EXERCISE BRIEF
For the records below, tally the lines that contain "into" and give only that number.

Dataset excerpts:
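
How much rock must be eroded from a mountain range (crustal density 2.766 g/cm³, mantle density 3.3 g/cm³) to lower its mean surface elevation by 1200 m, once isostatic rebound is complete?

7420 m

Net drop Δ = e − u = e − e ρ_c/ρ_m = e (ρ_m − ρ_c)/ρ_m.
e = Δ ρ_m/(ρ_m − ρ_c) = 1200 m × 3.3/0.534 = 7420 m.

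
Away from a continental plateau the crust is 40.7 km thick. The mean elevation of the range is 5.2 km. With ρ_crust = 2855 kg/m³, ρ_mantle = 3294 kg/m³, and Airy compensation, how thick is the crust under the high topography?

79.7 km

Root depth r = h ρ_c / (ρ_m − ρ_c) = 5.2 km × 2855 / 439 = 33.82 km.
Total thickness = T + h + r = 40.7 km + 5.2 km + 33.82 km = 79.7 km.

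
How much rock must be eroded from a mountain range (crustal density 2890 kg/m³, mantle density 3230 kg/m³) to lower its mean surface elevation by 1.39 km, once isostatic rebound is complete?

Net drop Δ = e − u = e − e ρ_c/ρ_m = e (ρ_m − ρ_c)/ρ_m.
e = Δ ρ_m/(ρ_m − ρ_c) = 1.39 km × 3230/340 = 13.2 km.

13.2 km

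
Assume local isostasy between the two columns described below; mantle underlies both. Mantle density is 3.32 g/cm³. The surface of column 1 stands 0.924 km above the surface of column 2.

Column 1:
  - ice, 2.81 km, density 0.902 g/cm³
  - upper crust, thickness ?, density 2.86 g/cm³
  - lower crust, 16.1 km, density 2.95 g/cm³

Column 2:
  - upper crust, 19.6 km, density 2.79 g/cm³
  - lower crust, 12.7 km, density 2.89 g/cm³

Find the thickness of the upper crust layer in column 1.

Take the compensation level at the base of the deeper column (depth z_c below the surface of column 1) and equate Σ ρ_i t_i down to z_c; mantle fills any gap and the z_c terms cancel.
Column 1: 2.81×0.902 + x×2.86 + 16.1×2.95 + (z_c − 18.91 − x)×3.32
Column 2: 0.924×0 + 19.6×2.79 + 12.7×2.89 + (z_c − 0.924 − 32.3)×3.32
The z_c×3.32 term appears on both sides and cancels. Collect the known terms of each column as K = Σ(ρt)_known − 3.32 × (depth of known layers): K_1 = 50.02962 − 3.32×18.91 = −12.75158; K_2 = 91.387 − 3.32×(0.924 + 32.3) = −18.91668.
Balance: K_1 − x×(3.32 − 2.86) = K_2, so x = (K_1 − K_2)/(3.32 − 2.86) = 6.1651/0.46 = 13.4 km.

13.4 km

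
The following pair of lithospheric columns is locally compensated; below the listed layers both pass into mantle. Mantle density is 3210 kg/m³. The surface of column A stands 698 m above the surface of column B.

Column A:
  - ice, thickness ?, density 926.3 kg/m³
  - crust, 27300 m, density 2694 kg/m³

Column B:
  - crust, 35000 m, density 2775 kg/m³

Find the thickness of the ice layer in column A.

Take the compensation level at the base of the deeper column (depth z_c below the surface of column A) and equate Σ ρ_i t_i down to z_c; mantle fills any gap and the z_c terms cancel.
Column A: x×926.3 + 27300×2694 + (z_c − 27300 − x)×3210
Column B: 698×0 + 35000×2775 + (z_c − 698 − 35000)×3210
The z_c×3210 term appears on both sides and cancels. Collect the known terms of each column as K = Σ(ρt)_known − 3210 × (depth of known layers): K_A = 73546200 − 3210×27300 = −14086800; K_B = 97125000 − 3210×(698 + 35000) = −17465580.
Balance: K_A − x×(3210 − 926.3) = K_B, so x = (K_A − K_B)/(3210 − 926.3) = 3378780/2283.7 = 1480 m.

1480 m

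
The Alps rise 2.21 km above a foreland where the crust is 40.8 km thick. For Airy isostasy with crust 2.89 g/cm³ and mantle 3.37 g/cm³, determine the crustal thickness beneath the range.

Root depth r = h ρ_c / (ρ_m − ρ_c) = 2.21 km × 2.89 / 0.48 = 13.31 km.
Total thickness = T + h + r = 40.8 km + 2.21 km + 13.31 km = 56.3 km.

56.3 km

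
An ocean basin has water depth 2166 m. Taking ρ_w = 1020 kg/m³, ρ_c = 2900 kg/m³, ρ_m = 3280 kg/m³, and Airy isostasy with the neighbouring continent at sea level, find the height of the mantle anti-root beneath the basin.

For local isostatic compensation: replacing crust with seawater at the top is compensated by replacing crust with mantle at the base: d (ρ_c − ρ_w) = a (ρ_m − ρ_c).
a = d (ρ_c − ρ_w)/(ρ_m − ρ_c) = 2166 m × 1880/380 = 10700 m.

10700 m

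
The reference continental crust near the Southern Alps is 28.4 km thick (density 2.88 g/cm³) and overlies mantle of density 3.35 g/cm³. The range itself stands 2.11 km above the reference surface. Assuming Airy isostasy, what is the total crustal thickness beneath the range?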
* * *
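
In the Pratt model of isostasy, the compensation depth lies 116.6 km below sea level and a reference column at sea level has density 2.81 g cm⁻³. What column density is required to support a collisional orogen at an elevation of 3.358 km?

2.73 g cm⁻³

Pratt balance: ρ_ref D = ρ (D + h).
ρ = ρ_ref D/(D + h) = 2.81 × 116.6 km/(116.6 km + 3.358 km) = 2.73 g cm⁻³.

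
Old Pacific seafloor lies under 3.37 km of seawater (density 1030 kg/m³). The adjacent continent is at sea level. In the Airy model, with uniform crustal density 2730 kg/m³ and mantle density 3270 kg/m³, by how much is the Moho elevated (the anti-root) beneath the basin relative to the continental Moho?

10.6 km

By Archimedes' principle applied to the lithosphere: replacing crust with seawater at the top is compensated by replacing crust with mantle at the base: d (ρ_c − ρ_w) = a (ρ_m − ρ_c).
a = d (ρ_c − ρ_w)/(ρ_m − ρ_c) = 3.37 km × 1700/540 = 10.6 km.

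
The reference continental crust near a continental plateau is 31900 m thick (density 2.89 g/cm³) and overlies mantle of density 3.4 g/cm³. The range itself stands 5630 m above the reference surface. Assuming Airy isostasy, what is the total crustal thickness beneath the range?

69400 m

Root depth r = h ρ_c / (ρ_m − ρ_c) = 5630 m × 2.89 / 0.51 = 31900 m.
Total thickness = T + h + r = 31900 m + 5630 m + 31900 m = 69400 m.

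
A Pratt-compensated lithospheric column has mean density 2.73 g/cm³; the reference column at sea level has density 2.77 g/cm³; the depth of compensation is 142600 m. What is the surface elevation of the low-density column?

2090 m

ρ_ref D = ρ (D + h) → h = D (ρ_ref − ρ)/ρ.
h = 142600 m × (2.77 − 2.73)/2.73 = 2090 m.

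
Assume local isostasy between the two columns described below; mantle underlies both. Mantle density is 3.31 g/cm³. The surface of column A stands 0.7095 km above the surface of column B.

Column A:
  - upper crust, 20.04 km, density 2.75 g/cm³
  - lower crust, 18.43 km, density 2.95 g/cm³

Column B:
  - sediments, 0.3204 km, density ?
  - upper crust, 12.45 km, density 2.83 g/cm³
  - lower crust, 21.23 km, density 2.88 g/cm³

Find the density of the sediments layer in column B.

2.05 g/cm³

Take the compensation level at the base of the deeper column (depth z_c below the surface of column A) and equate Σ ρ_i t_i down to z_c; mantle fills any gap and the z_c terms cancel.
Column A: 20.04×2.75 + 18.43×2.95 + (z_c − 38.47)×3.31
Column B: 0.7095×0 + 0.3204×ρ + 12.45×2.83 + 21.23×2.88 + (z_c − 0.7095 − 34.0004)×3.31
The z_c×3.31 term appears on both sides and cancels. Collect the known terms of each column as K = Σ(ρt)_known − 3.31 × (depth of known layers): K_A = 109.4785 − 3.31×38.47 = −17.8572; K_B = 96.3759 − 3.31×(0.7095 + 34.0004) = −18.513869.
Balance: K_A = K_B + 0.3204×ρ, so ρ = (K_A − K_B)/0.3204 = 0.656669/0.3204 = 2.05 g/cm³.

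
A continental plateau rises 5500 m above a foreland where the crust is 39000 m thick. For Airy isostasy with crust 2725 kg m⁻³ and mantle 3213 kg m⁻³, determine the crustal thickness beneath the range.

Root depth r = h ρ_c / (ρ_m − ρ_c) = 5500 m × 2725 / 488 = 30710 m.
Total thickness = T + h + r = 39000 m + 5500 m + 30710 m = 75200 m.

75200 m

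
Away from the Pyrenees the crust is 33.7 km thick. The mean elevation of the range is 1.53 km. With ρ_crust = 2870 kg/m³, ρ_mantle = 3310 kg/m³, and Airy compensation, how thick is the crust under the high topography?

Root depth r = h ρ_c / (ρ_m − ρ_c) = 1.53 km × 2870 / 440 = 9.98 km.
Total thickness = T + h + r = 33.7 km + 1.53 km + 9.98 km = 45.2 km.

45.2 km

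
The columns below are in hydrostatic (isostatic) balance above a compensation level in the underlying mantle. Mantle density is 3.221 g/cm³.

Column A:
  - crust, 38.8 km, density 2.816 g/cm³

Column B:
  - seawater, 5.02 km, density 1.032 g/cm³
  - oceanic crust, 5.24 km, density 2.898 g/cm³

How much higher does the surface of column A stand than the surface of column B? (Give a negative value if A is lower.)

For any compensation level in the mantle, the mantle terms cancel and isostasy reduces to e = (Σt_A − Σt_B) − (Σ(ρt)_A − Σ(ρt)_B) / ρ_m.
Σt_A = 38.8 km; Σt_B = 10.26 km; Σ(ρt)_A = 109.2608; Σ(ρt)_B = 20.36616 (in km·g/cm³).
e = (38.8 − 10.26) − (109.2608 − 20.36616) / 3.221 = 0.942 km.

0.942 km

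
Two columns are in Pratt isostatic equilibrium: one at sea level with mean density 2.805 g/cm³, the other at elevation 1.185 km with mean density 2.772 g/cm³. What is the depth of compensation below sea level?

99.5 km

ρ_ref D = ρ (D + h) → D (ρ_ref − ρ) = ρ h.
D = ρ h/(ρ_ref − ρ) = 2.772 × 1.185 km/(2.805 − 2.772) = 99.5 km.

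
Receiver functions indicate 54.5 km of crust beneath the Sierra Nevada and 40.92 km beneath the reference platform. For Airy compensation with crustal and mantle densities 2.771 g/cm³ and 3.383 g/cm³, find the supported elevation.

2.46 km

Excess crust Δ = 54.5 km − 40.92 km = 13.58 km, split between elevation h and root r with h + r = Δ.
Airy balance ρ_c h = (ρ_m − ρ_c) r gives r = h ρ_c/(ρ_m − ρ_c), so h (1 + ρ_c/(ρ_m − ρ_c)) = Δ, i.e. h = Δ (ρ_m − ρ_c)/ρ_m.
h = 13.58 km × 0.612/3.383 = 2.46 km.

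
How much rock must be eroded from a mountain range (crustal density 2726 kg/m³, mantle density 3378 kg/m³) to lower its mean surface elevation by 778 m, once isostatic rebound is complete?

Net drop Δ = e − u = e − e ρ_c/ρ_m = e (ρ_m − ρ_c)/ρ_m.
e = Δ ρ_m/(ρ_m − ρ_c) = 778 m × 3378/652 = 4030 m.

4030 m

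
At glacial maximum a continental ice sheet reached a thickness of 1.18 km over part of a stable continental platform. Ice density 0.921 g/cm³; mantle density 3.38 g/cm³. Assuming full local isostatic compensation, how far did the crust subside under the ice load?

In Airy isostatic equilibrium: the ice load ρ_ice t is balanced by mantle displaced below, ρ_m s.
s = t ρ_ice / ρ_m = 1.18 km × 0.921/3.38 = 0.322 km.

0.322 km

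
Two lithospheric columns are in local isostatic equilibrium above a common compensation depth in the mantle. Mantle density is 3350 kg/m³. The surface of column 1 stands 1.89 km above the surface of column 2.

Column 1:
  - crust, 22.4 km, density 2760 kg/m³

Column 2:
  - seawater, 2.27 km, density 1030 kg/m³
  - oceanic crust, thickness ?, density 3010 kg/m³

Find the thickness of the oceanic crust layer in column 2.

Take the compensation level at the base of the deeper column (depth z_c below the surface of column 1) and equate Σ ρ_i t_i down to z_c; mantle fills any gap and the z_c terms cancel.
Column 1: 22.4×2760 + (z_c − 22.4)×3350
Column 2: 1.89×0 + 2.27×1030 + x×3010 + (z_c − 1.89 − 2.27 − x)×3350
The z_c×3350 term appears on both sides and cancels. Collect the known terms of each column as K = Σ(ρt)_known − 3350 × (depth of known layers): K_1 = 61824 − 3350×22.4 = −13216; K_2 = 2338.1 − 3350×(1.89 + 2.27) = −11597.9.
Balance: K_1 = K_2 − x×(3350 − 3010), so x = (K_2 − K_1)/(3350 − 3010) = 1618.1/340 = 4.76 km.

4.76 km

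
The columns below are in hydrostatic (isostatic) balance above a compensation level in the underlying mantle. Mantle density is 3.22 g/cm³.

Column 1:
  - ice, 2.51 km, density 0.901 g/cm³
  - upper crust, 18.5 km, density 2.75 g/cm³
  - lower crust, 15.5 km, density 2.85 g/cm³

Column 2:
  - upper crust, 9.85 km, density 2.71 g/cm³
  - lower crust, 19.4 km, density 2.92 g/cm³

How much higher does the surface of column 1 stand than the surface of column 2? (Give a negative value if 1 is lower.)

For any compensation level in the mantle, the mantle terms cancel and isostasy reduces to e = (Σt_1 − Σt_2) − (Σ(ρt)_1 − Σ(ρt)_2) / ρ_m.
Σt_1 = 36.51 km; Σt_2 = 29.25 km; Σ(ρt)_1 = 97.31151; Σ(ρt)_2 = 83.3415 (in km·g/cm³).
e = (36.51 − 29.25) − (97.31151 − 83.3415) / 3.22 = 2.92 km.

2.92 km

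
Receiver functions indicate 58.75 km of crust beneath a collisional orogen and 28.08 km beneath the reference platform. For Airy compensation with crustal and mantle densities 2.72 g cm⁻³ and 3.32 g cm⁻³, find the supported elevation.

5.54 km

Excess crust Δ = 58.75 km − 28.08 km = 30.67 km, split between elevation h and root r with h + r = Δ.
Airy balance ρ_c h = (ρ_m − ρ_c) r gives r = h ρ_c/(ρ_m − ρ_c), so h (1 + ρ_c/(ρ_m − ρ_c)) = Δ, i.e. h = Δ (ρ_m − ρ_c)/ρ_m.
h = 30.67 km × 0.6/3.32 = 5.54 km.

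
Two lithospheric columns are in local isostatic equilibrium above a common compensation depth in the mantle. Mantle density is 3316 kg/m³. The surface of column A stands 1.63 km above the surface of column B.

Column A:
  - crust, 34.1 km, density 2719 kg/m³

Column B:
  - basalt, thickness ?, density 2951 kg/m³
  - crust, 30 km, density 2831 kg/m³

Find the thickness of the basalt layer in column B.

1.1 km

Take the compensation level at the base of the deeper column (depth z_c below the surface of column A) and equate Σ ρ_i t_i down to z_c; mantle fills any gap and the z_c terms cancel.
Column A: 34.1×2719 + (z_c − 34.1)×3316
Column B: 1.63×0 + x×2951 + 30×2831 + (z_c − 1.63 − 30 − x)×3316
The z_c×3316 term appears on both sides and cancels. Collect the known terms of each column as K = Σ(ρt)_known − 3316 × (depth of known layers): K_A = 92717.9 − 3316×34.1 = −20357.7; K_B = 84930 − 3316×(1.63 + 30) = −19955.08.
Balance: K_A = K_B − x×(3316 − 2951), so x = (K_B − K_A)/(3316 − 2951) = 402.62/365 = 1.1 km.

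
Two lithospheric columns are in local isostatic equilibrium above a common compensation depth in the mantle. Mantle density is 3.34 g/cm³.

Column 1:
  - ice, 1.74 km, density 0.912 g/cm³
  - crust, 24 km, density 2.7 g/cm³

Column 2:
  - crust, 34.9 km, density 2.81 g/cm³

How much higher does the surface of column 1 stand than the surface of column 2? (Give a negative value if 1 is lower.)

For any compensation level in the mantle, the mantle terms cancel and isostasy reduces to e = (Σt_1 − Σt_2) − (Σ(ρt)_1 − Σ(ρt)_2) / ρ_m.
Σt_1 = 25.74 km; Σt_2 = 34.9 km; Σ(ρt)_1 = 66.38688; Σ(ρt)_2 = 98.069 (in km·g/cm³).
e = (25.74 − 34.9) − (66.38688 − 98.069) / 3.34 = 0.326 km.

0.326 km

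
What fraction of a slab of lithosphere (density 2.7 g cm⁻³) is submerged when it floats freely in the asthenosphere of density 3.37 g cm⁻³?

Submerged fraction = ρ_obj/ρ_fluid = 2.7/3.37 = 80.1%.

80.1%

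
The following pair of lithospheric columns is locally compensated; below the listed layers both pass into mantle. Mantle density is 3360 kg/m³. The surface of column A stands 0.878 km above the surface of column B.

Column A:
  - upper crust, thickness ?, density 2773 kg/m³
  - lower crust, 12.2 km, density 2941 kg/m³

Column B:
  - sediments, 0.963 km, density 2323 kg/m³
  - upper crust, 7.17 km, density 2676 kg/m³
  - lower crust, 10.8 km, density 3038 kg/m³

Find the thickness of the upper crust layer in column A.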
==
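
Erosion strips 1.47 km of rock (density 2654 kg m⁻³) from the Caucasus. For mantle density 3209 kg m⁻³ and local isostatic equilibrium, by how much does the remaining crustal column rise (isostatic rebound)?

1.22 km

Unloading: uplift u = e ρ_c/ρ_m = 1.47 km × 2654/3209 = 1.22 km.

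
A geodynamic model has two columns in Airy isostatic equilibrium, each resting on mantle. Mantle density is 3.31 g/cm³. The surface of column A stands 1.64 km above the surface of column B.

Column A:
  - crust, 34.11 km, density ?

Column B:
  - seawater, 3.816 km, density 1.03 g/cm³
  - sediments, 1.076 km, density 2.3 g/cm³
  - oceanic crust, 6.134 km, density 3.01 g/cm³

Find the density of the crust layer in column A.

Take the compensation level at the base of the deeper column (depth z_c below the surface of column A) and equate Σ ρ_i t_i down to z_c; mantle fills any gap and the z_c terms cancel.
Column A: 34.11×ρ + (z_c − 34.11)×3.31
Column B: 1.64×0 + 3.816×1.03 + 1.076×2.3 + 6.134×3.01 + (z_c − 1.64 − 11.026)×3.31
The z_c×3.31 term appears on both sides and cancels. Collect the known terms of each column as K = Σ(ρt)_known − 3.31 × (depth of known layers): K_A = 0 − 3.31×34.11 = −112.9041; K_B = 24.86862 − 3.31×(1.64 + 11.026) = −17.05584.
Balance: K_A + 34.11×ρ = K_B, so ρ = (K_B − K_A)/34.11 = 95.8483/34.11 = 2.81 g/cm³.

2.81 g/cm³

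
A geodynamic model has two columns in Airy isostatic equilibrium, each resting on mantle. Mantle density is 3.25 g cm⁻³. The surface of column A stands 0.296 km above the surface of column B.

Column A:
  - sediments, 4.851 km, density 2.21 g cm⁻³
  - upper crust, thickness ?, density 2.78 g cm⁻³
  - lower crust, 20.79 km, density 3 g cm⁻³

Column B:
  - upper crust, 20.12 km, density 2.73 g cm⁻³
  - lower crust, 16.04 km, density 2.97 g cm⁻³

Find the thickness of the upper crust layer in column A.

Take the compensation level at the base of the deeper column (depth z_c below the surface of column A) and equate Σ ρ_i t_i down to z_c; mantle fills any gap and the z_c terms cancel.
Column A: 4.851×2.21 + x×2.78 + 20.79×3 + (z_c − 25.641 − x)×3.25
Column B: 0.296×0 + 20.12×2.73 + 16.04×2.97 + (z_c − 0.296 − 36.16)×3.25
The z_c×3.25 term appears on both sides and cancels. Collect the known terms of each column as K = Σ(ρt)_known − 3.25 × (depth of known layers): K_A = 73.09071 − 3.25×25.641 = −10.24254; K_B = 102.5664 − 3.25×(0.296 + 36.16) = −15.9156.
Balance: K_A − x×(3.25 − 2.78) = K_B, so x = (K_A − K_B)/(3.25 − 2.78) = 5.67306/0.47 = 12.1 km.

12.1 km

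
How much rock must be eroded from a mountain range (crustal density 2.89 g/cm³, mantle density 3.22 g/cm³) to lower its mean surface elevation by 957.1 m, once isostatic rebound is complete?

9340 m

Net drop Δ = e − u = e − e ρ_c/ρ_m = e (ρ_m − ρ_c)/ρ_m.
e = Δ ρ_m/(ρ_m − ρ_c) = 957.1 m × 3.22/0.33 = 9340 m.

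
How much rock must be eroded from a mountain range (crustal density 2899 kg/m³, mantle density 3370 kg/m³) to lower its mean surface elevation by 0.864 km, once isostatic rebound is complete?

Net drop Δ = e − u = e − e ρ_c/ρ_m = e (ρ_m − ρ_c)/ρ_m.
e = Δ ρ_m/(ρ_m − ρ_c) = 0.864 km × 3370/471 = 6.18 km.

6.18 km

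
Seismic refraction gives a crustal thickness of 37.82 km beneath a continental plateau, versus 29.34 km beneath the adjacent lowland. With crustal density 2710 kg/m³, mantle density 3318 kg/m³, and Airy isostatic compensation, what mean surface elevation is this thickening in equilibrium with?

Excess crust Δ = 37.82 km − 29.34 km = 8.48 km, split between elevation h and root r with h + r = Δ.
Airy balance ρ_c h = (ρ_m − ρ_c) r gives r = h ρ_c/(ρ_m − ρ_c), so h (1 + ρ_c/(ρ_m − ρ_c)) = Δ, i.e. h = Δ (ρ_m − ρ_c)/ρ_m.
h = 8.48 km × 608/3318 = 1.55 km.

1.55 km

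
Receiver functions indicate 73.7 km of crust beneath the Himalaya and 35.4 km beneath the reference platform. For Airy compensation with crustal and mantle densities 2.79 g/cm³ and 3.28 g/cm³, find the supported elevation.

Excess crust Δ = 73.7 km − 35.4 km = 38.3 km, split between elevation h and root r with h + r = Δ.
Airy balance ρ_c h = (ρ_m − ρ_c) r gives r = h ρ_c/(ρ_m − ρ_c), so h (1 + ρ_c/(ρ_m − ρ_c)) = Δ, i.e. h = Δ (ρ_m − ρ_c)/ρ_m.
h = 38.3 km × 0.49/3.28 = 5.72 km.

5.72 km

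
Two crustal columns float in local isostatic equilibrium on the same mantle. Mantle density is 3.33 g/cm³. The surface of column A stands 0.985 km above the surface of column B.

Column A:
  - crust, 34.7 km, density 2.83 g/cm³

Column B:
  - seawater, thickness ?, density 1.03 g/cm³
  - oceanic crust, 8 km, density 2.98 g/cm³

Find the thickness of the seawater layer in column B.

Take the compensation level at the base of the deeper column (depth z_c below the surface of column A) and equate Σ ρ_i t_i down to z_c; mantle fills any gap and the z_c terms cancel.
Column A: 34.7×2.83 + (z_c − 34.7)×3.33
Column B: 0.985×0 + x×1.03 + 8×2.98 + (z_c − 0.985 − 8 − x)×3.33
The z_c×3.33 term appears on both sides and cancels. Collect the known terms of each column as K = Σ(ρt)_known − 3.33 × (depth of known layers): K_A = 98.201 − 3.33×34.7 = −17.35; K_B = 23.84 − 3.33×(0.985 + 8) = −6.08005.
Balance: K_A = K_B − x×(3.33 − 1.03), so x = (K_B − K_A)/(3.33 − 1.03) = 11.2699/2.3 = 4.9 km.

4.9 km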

EXERCISE ANSWER
2